What is expected
The response must contain the complete data, printed exactly.

Collected data

--------------------

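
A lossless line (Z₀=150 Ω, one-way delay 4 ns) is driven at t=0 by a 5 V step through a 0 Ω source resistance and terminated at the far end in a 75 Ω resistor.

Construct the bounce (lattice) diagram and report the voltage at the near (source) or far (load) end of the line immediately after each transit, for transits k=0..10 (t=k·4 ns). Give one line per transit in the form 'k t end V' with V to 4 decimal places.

Γ_L=-0.333333, Γ_S=-1.000000; launch V₁=5·150/150=5.000000
k=0 src: V=5.0000
k=1 load: inc=5.000000, refl=5.000000·-0.333333=-1.6667; V=0.000000+5.000000+-1.666667=3.3333
k=2 src: inc=-1.666667, refl=-1.666667·-1.000000=1.6667; V=5.000000+-1.666667+1.666667=5.0000
k=3 load: inc=1.666667, refl=1.666667·-0.333333=-0.5556; V=3.333333+1.666667+-0.555556=4.4444
k=4 src: inc=-0.555556, refl=-0.555556·-1.000000=0.5556; V=5.000000+-0.555556+0.555556=5.0000
k=5 load: inc=0.555556, refl=0.555556·-0.333333=-0.1852; V=4.444444+0.555556+-0.185185=4.8148
k=6 src: inc=-0.185185, refl=-0.185185·-1.000000=0.1852; V=5.000000+-0.185185+0.185185=5.0000
k=7 load: inc=0.185185, refl=0.185185·-0.333333=-0.0617; V=4.814815+0.185185+-0.061728=4.9383
k=8 src: inc=-0.061728, refl=-0.061728·-1.000000=0.0617; V=5.000000+-0.061728+0.061728=5.0000
k=9 load: inc=0.061728, refl=0.061728·-0.333333=-0.0206; V=4.938272+0.061728+-0.020576=4.9794
k=10 src: inc=-0.020576, refl=-0.020576·-1.000000=0.0206; V=5.000000+-0.020576+0.020576=5.0000

0 0 source 5.0000
1 4 load 3.3333
2 8 source 5.0000
3 12 load 4.4444
4 16 source 5.0000
5 20 load 4.8148
6 24 source 5.0000
7 28 load 4.9383
8 32 source 5.0000
9 36 load 4.9794
10 40 source 5.0000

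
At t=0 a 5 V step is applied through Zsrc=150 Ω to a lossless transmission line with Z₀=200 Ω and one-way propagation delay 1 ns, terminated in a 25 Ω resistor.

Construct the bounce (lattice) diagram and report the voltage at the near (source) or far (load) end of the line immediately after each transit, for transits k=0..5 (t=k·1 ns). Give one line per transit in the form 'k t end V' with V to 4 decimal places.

Γ_L=-0.777778, Γ_S=-0.142857; launch V₁=5·200/350=2.857143
k=0 src: V=2.8571
k=1 load: inc=2.857143, refl=2.857143·-0.777778=-2.2222; V=0.000000+2.857143+-2.222222=0.6349
k=2 src: inc=-2.222222, refl=-2.222222·-0.142857=0.3175; V=2.857143+-2.222222+0.317460=0.9524
k=3 load: inc=0.317460, refl=0.317460·-0.777778=-0.2469; V=0.634921+0.317460+-0.246914=0.7055
k=4 src: inc=-0.246914, refl=-0.246914·-0.142857=0.0353; V=0.952381+-0.246914+0.035273=0.7407
k=5 load: inc=0.035273, refl=0.035273·-0.777778=-0.0274; V=0.705467+0.035273+-0.027435=0.7133

0 0 source 2.8571
1 1 load 0.6349
2 2 source 0.9524
3 3 load 0.7055
4 4 source 0.7407
5 5 load 0.7133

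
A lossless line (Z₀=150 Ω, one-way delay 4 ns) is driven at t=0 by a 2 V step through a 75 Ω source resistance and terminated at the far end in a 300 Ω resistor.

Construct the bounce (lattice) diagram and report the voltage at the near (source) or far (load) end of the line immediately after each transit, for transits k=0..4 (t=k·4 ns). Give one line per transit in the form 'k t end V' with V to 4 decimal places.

0 0 source 1.3333
1 4 load 1.7778
2 8 source 1.6296
3 12 load 1.5802
4 16 source 1.5967

Γ_L=0.333333, Γ_S=-0.333333; launch V₁=2·150/225=1.333333
k=0 src: V=1.3333
k=1 load: inc=1.333333, refl=1.333333·0.333333=0.4444; V=0.000000+1.333333+0.444444=1.7778
k=2 src: inc=0.444444, refl=0.444444·-0.333333=-0.1481; V=1.333333+0.444444+-0.148148=1.6296
k=3 load: inc=-0.148148, refl=-0.148148·0.333333=-0.0494; V=1.777778+-0.148148+-0.049383=1.5802
k=4 src: inc=-0.049383, refl=-0.049383·-0.333333=0.0165; V=1.629630+-0.049383+0.016461=1.5967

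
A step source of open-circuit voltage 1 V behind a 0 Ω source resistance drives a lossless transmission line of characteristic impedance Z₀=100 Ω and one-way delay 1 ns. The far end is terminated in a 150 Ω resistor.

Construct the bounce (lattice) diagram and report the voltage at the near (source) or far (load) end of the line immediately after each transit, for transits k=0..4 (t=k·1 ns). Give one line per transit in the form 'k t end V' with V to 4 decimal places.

Γ_L=0.200000, Γ_S=-1.000000; launch V₁=1·100/100=1.000000
k=0 src: V=1.0000
k=1 load: inc=1.000000, refl=1.000000·0.200000=0.2000; V=0.000000+1.000000+0.200000=1.2000
k=2 src: inc=0.200000, refl=0.200000·-1.000000=-0.2000; V=1.000000+0.200000+-0.200000=1.0000
k=3 load: inc=-0.200000, refl=-0.200000·0.200000=-0.0400; V=1.200000+-0.200000+-0.040000=0.9600
k=4 src: inc=-0.040000, refl=-0.040000·-1.000000=0.0400; V=1.000000+-0.040000+0.040000=1.0000

0 0 source 1.0000
1 1 load 1.2000
2 2 source 1.0000
3 3 load 0.9600
4 4 source 1.0000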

--------------------

Response to this exercise
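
A lossless line (Z₀=150 Ω, one-way delay 4 ns) is driven at t=0 by a 5 V step through a 0 Ω source resistance and terminated at the far end in a 75 Ω resistor.

Construct the bounce (lattice) diagram and report the voltage at the near (source) or far (load) end of the line immediately after each transit, for transits k=0..10 (t=k·4 ns). Give one line per transit in the form 'k t end V' with V to 4 decimal places.

Γ_L=-0.333333, Γ_S=-1.000000; launch V₁=5·150/150=5.000000
k=0 src: V=5.0000
k=1 load: inc=5.000000, refl=5.000000·-0.333333=-1.6667; V=0.000000+5.000000+-1.666667=3.3333
k=2 src: inc=-1.666667, refl=-1.666667·-1.000000=1.6667; V=5.000000+-1.666667+1.666667=5.0000
k=3 load: inc=1.666667, refl=1.666667·-0.333333=-0.5556; V=3.333333+1.666667+-0.555556=4.4444
k=4 src: inc=-0.555556, refl=-0.555556·-1.000000=0.5556; V=5.000000+-0.555556+0.555556=5.0000
k=5 load: inc=0.555556, refl=0.555556·-0.333333=-0.1852; V=4.444444+0.555556+-0.185185=4.8148
k=6 src: inc=-0.185185, refl=-0.185185·-1.000000=0.1852; V=5.000000+-0.185185+0.185185=5.0000
k=7 load: inc=0.185185, refl=0.185185·-0.333333=-0.0617; V=4.814815+0.185185+-0.061728=4.9383
k=8 src: inc=-0.061728, refl=-0.061728·-1.000000=0.0617; V=5.000000+-0.061728+0.061728=5.0000
k=9 load: inc=0.061728, refl=0.061728·-0.333333=-0.0206; V=4.938272+0.061728+-0.020576=4.9794
k=10 src: inc=-0.020576, refl=-0.020576·-1.000000=0.0206; V=5.000000+-0.020576+0.020576=5.0000

0 0 source 5.0000
1 4 load 3.3333
2 8 source 5.0000
3 12 load 4.4444
4 16 source 5.0000
5 20 load 4.8148
6 24 source 5.0000
7 28 load 4.9383
8 32 source 5.0000
9 36 load 4.9794
10 40 source 5.0000

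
At t=0 a 5 V step is applied through Zsrc=150 Ω to a lossless transmission line with Z₀=200 Ω and one-way propagation delay 1 ns, terminated in a 25 Ω resistor.

Construct the bounce (lattice) diagram and report the voltage at the near (source) or far (load) end of the line immediately after each transit, for transits k=0..5 (t=k·1 ns). Give one line per transit in the form 'k t end V' with V to 4 decimal places.

Γ_L=-0.777778, Γ_S=-0.142857; launch V₁=5·200/350=2.857143
k=0 src: V=2.8571
k=1 load: inc=2.857143, refl=2.857143·-0.777778=-2.2222; V=0.000000+2.857143+-2.222222=0.6349
k=2 src: inc=-2.222222, refl=-2.222222·-0.142857=0.3175; V=2.857143+-2.222222+0.317460=0.9524
k=3 load: inc=0.317460, refl=0.317460·-0.777778=-0.2469; V=0.634921+0.317460+-0.246914=0.7055
k=4 src: inc=-0.246914, refl=-0.246914·-0.142857=0.0353; V=0.952381+-0.246914+0.035273=0.7407
k=5 load: inc=0.035273, refl=0.035273·-0.777778=-0.0274; V=0.705467+0.035273+-0.027435=0.7133

0 0 source 2.8571
1 1 load 0.6349
2 2 source 0.9524
3 3 load 0.7055
4 4 source 0.7407
5 5 load 0.7133

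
A lossless line (Z₀=150 Ω, one-way delay 4 ns) is driven at t=0 by a 2 V step through a 75 Ω source resistance and terminated at the far end in a 300 Ω resistor.

Construct the bounce (lattice) diagram and report the voltage at the near (source) or far (load) end of the line immediately after each transit, for transits k=0..4 (t=k·4 ns). Give one line per transit in the form 'k t end V' with V to 4 decimal places.

0 0 source 1.3333
1 4 load 1.7778
2 8 source 1.6296
3 12 load 1.5802
4 16 source 1.5967

Γ_L=0.333333, Γ_S=-0.333333; launch V₁=2·150/225=1.333333
k=0 src: V=1.3333
k=1 load: inc=1.333333, refl=1.333333·0.333333=0.4444; V=0.000000+1.333333+0.444444=1.7778
k=2 src: inc=0.444444, refl=0.444444·-0.333333=-0.1481; V=1.333333+0.444444+-0.148148=1.6296
k=3 load: inc=-0.148148, refl=-0.148148·0.333333=-0.0494; V=1.777778+-0.148148+-0.049383=1.5802
k=4 src: inc=-0.049383, refl=-0.049383·-0.333333=0.0165; V=1.629630+-0.049383+0.016461=1.5967

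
A step source of open-circuit voltage 1 V behind a 0 Ω source resistance drives a lossless transmission line of characteristic impedance Z₀=100 Ω and one-way delay 1 ns. The far end is terminated in a 150 Ω resistor.

Construct the bounce (lattice) diagram and report the voltage at the near (source) or far (load) end of the line immediately after each transit, for transits k=0..4 (t=k·1 ns). Give one line per transit in the form 'k t end V' with V to 4 decimal places.

Γ_L=0.200000, Γ_S=-1.000000; launch V₁=1·100/100=1.000000
k=0 src: V=1.0000
k=1 load: inc=1.000000, refl=1.000000·0.200000=0.2000; V=0.000000+1.000000+0.200000=1.2000
k=2 src: inc=0.200000, refl=0.200000·-1.000000=-0.2000; V=1.000000+0.200000+-0.200000=1.0000
k=3 load: inc=-0.200000, refl=-0.200000·0.200000=-0.0400; V=1.200000+-0.200000+-0.040000=0.9600
k=4 src: inc=-0.040000, refl=-0.040000·-1.000000=0.0400; V=1.000000+-0.040000+0.040000=1.0000

0 0 source 1.0000
1 1 load 1.2000
2 2 source 1.0000
3 3 load 0.9600
4 4 source 1.0000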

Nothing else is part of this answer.